WORK TO BE COMPLETED:
Copy exactly the lines of the material below that run from the one containing "Each patient responds" through the one containing "Each shot, independently, hits". Copy no other lines.

---------- TASK INPUT

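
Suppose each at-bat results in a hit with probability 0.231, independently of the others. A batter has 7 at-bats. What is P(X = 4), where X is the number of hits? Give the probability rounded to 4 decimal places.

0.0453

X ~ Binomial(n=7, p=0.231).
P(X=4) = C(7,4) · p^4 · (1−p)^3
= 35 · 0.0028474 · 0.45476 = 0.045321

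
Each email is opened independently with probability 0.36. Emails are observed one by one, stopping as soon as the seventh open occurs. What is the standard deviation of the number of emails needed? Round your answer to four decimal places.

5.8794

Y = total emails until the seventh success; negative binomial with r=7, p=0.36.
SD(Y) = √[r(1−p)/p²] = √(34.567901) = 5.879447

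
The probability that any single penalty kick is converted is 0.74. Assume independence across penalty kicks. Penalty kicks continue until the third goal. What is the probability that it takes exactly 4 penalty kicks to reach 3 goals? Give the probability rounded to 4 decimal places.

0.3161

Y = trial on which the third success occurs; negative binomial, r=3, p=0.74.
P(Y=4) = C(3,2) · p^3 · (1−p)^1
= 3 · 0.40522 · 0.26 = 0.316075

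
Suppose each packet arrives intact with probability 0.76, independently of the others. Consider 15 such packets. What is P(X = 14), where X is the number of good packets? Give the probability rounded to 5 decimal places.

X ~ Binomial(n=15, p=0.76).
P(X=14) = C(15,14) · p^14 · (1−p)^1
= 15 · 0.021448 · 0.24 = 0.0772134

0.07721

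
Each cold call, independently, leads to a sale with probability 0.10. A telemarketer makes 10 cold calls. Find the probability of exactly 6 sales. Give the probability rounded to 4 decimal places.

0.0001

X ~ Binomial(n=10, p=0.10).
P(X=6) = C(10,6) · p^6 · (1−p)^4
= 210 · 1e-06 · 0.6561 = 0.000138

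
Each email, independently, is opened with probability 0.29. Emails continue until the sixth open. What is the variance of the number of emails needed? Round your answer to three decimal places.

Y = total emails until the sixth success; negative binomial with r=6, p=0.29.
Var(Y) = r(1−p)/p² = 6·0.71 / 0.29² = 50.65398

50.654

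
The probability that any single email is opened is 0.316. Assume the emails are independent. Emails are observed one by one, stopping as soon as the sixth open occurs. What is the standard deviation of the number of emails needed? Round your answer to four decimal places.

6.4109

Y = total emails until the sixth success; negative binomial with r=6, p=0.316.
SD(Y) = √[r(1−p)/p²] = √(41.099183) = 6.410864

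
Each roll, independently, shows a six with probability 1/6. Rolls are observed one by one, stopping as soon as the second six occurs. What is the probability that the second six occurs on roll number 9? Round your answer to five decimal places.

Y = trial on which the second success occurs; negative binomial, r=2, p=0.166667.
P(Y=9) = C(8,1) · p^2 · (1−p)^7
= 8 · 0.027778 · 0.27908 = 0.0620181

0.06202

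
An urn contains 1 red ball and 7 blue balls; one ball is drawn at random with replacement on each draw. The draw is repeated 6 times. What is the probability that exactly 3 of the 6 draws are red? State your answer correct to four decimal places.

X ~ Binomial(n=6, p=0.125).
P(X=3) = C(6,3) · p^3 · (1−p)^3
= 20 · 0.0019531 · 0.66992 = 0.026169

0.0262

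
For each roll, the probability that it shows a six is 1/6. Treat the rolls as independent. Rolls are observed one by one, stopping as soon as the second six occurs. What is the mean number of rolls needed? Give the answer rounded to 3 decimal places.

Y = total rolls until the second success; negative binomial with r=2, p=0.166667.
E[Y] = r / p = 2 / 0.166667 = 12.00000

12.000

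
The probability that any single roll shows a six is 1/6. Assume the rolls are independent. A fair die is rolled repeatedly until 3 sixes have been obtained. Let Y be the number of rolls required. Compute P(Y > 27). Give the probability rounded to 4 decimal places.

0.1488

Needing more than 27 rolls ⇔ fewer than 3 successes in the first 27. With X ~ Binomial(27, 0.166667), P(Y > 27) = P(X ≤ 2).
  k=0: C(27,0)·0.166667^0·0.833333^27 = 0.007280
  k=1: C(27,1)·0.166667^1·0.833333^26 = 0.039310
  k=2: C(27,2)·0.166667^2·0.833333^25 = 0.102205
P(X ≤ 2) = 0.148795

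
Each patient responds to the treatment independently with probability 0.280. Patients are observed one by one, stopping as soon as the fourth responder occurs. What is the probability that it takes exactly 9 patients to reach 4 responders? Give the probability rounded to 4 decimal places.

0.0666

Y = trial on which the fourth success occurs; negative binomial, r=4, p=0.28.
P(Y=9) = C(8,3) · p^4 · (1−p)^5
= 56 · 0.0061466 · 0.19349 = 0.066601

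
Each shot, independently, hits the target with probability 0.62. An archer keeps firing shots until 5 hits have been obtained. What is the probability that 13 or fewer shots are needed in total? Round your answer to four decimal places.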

--------------------
---------- TASK INPUT

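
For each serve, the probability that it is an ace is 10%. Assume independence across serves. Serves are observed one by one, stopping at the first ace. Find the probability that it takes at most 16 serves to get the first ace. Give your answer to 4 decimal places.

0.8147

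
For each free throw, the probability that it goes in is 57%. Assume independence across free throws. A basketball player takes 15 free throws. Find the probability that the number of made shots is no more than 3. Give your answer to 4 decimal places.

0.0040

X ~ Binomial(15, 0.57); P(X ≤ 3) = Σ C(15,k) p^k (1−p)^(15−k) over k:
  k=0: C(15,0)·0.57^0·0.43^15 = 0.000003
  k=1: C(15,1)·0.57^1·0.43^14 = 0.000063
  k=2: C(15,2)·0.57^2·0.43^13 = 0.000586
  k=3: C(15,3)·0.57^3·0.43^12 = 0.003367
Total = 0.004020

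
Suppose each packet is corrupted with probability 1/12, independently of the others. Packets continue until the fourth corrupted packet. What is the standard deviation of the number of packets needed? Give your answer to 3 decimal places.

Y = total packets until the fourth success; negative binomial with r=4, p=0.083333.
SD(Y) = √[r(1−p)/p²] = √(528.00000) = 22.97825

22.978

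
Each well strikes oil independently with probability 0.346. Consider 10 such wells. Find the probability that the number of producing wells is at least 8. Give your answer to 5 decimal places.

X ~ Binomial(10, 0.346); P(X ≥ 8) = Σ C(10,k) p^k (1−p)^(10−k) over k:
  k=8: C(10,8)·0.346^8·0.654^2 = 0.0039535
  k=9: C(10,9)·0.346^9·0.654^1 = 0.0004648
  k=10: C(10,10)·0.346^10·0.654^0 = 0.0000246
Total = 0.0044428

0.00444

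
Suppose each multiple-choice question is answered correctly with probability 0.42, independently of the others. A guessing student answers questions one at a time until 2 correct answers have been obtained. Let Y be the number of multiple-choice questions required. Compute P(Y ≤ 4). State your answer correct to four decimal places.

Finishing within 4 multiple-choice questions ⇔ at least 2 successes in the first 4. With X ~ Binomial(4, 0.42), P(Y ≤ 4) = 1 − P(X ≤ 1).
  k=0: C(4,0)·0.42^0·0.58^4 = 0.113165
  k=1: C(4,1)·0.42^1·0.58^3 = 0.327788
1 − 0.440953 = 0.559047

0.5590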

--------------------
---------- TASK INPUT

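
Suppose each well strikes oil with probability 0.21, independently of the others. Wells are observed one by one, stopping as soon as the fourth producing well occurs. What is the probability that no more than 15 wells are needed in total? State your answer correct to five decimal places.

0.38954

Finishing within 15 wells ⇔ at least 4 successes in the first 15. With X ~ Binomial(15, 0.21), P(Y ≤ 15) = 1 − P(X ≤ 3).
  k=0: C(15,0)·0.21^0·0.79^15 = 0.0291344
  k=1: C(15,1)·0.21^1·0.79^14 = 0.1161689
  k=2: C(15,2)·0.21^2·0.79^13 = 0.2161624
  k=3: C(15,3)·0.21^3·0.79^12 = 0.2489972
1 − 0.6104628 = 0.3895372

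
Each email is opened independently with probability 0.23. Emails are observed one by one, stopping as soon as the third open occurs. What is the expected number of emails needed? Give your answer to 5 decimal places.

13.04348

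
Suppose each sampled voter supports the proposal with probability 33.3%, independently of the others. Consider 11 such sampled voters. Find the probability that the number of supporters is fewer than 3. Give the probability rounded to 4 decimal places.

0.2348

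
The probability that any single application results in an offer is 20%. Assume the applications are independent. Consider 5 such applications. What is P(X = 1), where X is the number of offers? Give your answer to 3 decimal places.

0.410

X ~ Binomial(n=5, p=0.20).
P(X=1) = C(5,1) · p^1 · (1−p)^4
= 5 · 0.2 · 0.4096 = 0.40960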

--------------------

EXERCISE ANSWER:
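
Each patient responds to the treatment independently with probability 0.280. Patients are observed one by one, stopping as soon as the fourth responder occurs. What is the probability that it takes exactly 9 patients to reach 4 responders? Give the probability rounded to 4 decimal places.

0.0666

Y = trial on which the fourth success occurs; negative binomial, r=4, p=0.28.
P(Y=9) = C(8,3) · p^4 · (1−p)^5
= 56 · 0.0061466 · 0.19349 = 0.066601

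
Each shot, independently, hits the target with probability 0.62. An archer keeps firing shots until 5 hits have been obtained. What is the probability that 13 or fewer shots are needed in total? Round your answer to four decimal places.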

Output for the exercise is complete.